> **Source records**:
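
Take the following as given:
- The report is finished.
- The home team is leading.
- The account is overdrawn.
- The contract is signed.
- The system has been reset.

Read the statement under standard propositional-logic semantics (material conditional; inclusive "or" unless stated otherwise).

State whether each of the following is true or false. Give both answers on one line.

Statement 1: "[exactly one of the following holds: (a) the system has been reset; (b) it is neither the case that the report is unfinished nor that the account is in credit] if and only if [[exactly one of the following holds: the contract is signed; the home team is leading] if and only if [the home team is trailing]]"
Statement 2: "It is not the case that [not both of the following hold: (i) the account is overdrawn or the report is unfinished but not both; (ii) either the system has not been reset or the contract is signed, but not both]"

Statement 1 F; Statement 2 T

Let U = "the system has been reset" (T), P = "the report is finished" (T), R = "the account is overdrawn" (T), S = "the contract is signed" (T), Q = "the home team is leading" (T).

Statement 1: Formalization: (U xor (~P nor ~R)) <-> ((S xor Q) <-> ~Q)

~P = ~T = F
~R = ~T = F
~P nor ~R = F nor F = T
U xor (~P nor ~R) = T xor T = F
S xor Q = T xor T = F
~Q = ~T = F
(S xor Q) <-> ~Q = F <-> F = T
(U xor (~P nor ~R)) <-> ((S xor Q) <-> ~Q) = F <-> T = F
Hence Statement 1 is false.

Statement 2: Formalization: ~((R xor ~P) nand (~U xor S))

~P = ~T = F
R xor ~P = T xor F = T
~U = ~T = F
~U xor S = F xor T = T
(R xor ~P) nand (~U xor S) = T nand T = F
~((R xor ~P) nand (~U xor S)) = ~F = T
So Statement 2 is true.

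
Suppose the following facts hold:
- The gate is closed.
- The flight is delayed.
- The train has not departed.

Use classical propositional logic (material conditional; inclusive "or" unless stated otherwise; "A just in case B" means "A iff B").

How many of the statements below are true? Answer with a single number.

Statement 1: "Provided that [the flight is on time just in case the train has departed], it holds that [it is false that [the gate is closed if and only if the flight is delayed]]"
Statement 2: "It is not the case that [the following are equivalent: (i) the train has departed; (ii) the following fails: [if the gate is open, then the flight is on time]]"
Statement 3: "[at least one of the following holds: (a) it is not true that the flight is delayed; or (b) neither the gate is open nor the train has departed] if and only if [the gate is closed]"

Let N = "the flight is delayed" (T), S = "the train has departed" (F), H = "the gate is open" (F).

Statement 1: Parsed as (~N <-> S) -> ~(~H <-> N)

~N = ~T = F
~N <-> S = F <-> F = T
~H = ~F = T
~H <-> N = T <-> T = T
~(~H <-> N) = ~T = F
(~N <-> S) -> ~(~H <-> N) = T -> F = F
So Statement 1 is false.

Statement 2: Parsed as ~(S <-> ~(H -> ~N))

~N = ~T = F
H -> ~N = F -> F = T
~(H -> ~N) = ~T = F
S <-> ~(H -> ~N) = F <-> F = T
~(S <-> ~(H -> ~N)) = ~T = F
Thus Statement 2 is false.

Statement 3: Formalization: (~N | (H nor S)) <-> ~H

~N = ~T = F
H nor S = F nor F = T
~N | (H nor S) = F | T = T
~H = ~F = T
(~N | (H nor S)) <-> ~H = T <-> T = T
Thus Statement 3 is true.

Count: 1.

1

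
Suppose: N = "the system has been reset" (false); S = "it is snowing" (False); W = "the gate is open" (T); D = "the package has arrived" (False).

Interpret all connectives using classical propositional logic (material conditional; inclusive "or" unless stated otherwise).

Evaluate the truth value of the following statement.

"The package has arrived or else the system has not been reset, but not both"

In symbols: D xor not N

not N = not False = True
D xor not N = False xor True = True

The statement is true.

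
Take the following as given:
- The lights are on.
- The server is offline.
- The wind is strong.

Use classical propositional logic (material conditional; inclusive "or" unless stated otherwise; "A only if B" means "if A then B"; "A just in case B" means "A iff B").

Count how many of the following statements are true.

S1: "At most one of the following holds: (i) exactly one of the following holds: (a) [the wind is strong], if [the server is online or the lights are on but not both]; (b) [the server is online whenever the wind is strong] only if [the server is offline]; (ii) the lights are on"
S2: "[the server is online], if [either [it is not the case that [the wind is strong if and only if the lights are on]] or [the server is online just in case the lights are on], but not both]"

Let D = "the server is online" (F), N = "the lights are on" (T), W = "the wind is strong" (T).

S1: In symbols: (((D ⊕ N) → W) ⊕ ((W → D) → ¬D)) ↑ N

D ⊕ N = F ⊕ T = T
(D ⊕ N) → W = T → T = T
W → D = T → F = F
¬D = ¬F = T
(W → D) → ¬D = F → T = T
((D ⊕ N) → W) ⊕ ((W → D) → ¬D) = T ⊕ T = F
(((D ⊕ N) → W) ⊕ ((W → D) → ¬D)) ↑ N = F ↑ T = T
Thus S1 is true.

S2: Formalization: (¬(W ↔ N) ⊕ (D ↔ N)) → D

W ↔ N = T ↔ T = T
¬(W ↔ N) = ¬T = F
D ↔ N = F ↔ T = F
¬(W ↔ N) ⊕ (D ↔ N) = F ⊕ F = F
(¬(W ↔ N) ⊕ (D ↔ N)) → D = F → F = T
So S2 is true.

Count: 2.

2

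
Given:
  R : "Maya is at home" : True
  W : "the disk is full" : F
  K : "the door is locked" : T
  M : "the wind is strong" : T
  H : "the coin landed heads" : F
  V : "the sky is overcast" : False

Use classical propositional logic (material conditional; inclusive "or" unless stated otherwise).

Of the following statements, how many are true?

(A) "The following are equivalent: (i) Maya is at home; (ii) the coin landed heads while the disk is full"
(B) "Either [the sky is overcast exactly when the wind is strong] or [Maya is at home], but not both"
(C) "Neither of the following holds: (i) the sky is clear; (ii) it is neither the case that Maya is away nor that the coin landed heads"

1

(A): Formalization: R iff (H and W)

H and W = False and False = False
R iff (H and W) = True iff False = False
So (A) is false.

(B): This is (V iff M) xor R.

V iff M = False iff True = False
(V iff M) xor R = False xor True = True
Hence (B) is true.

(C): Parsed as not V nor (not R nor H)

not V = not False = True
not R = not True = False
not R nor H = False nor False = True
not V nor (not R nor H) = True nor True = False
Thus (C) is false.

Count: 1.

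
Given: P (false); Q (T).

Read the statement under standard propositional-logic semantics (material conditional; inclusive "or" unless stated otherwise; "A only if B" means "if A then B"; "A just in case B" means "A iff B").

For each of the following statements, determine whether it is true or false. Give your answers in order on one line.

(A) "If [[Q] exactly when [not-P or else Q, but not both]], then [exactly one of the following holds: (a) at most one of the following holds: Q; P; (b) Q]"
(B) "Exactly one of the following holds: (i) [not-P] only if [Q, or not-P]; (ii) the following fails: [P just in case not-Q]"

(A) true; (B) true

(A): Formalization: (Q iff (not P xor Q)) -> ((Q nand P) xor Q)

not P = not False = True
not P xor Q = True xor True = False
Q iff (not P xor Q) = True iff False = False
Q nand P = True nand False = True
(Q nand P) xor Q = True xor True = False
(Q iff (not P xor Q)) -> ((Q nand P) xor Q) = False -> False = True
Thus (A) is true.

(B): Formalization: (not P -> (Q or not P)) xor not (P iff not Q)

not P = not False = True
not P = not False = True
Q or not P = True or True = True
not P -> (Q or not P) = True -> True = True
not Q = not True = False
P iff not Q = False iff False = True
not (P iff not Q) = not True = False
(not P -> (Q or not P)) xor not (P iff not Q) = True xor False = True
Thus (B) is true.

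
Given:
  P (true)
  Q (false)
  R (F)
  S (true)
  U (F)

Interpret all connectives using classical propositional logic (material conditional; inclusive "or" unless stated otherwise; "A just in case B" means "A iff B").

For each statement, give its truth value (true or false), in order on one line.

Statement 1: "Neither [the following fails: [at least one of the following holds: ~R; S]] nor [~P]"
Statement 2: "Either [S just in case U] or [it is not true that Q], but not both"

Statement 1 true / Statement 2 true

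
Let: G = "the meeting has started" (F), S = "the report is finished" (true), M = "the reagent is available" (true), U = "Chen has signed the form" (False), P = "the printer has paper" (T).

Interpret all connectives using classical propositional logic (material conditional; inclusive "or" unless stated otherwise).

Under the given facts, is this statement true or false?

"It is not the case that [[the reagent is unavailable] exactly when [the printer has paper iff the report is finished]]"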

> **WHAT TO DO**: The lines to return begin at the first line of the records and end at the line holding "holds: (a) the"; please return them exactly, including both, and nothing beyond.

> **EXERCISE RESULT**:
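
Take the following as given:
- The report is finished.
- The home team is leading.
- The account is overdrawn.
- The contract is signed.
- The system has been reset.

Read the statement under standard propositional-logic semantics (material conditional; inclusive "or" unless stated otherwise).

State whether each of the following is true or false. Give both answers on one line.

Statement 1: "[exactly one of the following holds: (a) the system has been reset; (b) it is neither the case that the report is unfinished nor that the account is in credit] if and only if [[exactly one of the following holds: the contract is signed; the home team is leading] if and only if [the home team is trailing]]"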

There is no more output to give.